## GIVEN RECORDS

Content starts

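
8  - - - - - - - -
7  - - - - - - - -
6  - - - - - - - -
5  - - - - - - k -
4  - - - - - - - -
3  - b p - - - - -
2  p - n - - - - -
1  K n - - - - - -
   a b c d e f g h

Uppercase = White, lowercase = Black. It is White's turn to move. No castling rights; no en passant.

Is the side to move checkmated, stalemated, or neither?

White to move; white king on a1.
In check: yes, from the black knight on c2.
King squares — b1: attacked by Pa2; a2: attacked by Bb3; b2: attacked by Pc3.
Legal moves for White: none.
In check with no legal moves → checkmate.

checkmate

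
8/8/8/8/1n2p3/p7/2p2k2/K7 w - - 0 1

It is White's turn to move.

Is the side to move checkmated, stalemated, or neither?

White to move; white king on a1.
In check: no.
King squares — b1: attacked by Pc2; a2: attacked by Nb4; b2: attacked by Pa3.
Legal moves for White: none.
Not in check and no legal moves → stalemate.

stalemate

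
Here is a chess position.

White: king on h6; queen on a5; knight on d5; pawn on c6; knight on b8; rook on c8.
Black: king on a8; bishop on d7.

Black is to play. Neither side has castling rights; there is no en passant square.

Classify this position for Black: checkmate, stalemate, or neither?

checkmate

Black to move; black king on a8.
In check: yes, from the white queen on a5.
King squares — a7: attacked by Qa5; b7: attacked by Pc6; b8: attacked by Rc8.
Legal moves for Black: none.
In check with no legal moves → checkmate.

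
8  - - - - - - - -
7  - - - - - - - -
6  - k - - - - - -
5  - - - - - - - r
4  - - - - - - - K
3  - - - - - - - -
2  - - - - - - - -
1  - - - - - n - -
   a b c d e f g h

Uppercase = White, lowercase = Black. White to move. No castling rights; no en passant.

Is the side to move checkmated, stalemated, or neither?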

Content ends

## EXERCISE BRIEF
The lines above, from the start of the records through the one containing "Uppercase = White, lowercase = Black. It", are to be printed exactly, and nothing else is to be included.

## TASK RESPONSE
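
8  - - - - - - - -
7  - - - - - - - -
6  - - - - - - - -
5  - - - - - - k -
4  - - - - - - - -
3  - b p - - - - -
2  p - n - - - - -
1  K n - - - - - -
   a b c d e f g h

Uppercase = White, lowercase = Black. It is White's turn to move. No castling rights; no en passant.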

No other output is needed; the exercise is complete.